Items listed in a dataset
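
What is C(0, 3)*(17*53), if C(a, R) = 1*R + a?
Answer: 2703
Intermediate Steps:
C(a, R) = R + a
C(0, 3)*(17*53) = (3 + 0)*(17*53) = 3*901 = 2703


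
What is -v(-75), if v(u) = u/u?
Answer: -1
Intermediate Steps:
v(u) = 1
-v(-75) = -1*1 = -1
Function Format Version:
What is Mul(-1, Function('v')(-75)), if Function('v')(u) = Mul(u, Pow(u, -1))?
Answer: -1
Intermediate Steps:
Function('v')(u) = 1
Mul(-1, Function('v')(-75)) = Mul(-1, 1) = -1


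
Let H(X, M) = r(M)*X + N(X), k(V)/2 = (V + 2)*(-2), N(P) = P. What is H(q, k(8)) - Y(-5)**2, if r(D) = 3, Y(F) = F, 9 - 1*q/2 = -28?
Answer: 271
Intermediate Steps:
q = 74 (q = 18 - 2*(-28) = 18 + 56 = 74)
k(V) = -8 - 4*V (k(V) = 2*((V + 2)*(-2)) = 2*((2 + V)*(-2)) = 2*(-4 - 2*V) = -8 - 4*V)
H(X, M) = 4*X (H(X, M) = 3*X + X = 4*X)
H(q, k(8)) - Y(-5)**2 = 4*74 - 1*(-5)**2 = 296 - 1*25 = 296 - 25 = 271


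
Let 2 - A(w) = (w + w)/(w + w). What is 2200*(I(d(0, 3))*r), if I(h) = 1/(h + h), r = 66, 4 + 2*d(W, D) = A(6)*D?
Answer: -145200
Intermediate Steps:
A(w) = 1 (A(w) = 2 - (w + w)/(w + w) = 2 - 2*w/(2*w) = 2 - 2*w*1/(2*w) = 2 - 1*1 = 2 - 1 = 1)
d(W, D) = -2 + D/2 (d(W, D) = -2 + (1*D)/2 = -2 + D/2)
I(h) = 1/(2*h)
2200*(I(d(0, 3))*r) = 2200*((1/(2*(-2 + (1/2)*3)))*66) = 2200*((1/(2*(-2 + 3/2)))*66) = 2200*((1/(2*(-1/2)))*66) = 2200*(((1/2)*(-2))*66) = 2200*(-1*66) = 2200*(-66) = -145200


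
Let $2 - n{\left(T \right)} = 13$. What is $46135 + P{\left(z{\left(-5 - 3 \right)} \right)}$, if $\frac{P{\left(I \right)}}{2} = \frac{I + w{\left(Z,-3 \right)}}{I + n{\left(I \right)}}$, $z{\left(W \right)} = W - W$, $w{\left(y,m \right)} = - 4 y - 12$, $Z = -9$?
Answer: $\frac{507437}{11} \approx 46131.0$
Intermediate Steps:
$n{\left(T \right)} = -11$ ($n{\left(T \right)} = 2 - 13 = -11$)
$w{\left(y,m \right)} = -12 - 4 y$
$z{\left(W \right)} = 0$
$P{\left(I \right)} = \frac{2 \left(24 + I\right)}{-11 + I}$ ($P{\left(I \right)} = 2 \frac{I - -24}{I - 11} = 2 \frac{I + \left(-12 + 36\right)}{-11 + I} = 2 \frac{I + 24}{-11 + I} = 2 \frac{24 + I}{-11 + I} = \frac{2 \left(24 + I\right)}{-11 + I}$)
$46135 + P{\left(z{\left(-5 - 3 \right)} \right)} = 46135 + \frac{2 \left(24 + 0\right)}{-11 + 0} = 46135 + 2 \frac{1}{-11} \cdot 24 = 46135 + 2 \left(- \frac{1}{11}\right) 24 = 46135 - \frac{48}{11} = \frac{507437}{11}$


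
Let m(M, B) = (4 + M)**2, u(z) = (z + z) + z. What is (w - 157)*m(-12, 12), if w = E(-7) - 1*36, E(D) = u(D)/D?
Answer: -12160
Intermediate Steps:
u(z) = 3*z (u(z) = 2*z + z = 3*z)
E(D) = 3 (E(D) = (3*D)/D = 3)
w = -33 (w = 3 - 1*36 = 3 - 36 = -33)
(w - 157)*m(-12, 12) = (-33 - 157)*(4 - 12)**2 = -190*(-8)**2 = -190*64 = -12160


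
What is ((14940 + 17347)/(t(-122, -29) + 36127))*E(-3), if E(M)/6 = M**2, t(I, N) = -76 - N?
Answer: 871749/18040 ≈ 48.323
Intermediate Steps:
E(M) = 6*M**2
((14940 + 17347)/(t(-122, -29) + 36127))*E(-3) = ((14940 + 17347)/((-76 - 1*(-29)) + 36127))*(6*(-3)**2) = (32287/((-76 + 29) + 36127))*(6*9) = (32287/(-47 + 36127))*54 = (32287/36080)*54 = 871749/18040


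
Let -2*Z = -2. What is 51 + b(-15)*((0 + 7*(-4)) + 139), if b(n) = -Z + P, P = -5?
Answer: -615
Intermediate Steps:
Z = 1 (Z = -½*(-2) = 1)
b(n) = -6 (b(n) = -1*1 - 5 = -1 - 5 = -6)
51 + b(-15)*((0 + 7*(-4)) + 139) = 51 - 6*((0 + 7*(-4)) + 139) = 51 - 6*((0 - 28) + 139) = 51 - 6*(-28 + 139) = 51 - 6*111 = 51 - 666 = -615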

• To do
In full and without changes, give the data above once more.

• Task answer
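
What is C(0, 3)*(17*53), if C(a, R) = 1*R + a?
Answer: 2703
Intermediate Steps:
C(a, R) = R + a
C(0, 3)*(17*53) = (3 + 0)*(17*53) = 3*901 = 2703


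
What is -v(-75), if v(u) = u/u?
Answer: -1
Intermediate Steps:
v(u) = 1
-v(-75) = -1*1 = -1
Function Format Version:
What is Mul(-1, Function('v')(-75)), if Function('v')(u) = Mul(u, Pow(u, -1))?
Answer: -1
Intermediate Steps:
Function('v')(u) = 1
Mul(-1, Function('v')(-75)) = Mul(-1, 1) = -1


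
Let H(X, M) = r(M)*X + N(X), k(V)/2 = (V + 2)*(-2), N(P) = P. What is H(q, k(8)) - Y(-5)**2, if r(D) = 3, Y(F) = F, 9 - 1*q/2 = -28?
Answer: 271
Intermediate Steps:
q = 74 (q = 18 - 2*(-28) = 18 + 56 = 74)
k(V) = -8 - 4*V (k(V) = 2*((V + 2)*(-2)) = 2*((2 + V)*(-2)) = 2*(-4 - 2*V) = -8 - 4*V)
H(X, M) = 4*X (H(X, M) = 3*X + X = 4*X)
H(q, k(8)) - Y(-5)**2 = 4*74 - 1*(-5)**2 = 296 - 1*25 = 296 - 25 = 271


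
Let 2 - A(w) = (w + w)/(w + w). What is 2200*(I(d(0, 3))*r), if I(h) = 1/(h + h), r = 66, 4 + 2*d(W, D) = A(6)*D?
Answer: -145200
Intermediate Steps:
A(w) = 1 (A(w) = 2 - (w + w)/(w + w) = 2 - 2*w/(2*w) = 2 - 2*w*1/(2*w) = 2 - 1*1 = 2 - 1 = 1)
d(W, D) = -2 + D/2 (d(W, D) = -2 + (1*D)/2 = -2 + D/2)
I(h) = 1/(2*h)
2200*(I(d(0, 3))*r) = 2200*((1/(2*(-2 + (1/2)*3)))*66) = 2200*((1/(2*(-2 + 3/2)))*66) = 2200*((1/(2*(-1/2)))*66) = 2200*(((1/2)*(-2))*66) = 2200*(-1*66) = 2200*(-66) = -145200


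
Let $2 - n{\left(T \right)} = 13$. What is $46135 + P{\left(z{\left(-5 - 3 \right)} \right)}$, if $\frac{P{\left(I \right)}}{2} = \frac{I + w{\left(Z,-3 \right)}}{I + n{\left(I \right)}}$, $z{\left(W \right)} = W - W$, $w{\left(y,m \right)} = - 4 y - 12$, $Z = -9$?
Answer: $\frac{507437}{11} \approx 46131.0$
Intermediate Steps:
$n{\left(T \right)} = -11$ ($n{\left(T \right)} = 2 - 13 = -11$)
$w{\left(y,m \right)} = -12 - 4 y$
$z{\left(W \right)} = 0$
$P{\left(I \right)} = \frac{2 \left(24 + I\right)}{-11 + I}$ ($P{\left(I \right)} = 2 \frac{I - -24}{I - 11} = 2 \frac{I + \left(-12 + 36\right)}{-11 + I} = 2 \frac{I + 24}{-11 + I} = 2 \frac{24 + I}{-11 + I} = \frac{2 \left(24 + I\right)}{-11 + I}$)
$46135 + P{\left(z{\left(-5 - 3 \right)} \right)} = 46135 + \frac{2 \left(24 + 0\right)}{-11 + 0} = 46135 + 2 \frac{1}{-11} \cdot 24 = 46135 + 2 \left(- \frac{1}{11}\right) 24 = 46135 - \frac{48}{11} = \frac{507437}{11}$


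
Let m(M, B) = (4 + M)**2, u(z) = (z + z) + z. What is (w - 157)*m(-12, 12), if w = E(-7) - 1*36, E(D) = u(D)/D?
Answer: -12160
Intermediate Steps:
u(z) = 3*z (u(z) = 2*z + z = 3*z)
E(D) = 3 (E(D) = (3*D)/D = 3)
w = -33 (w = 3 - 1*36 = 3 - 36 = -33)
(w - 157)*m(-12, 12) = (-33 - 157)*(4 - 12)**2 = -190*(-8)**2 = -190*64 = -12160


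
What is ((14940 + 17347)/(t(-122, -29) + 36127))*E(-3), if E(M)/6 = M**2, t(I, N) = -76 - N?
Answer: 871749/18040 ≈ 48.323
Intermediate Steps:
E(M) = 6*M**2
((14940 + 17347)/(t(-122, -29) + 36127))*E(-3) = ((14940 + 17347)/((-76 - 1*(-29)) + 36127))*(6*(-3)**2) = (32287/((-76 + 29) + 36127))*(6*9) = (32287/(-47 + 36127))*54 = (32287/36080)*54 = 871749/18040


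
Let -2*Z = -2. What is 51 + b(-15)*((0 + 7*(-4)) + 139), if b(n) = -Z + P, P = -5?
Answer: -615
Intermediate Steps:
Z = 1 (Z = -½*(-2) = 1)
b(n) = -6 (b(n) = -1*1 - 5 = -1 - 5 = -6)
51 + b(-15)*((0 + 7*(-4)) + 139) = 51 - 6*((0 + 7*(-4)) + 139) = 51 - 6*((0 - 28) + 139) = 51 - 6*(-28 + 139) = 51 - 6*111 = 51 - 666 = -615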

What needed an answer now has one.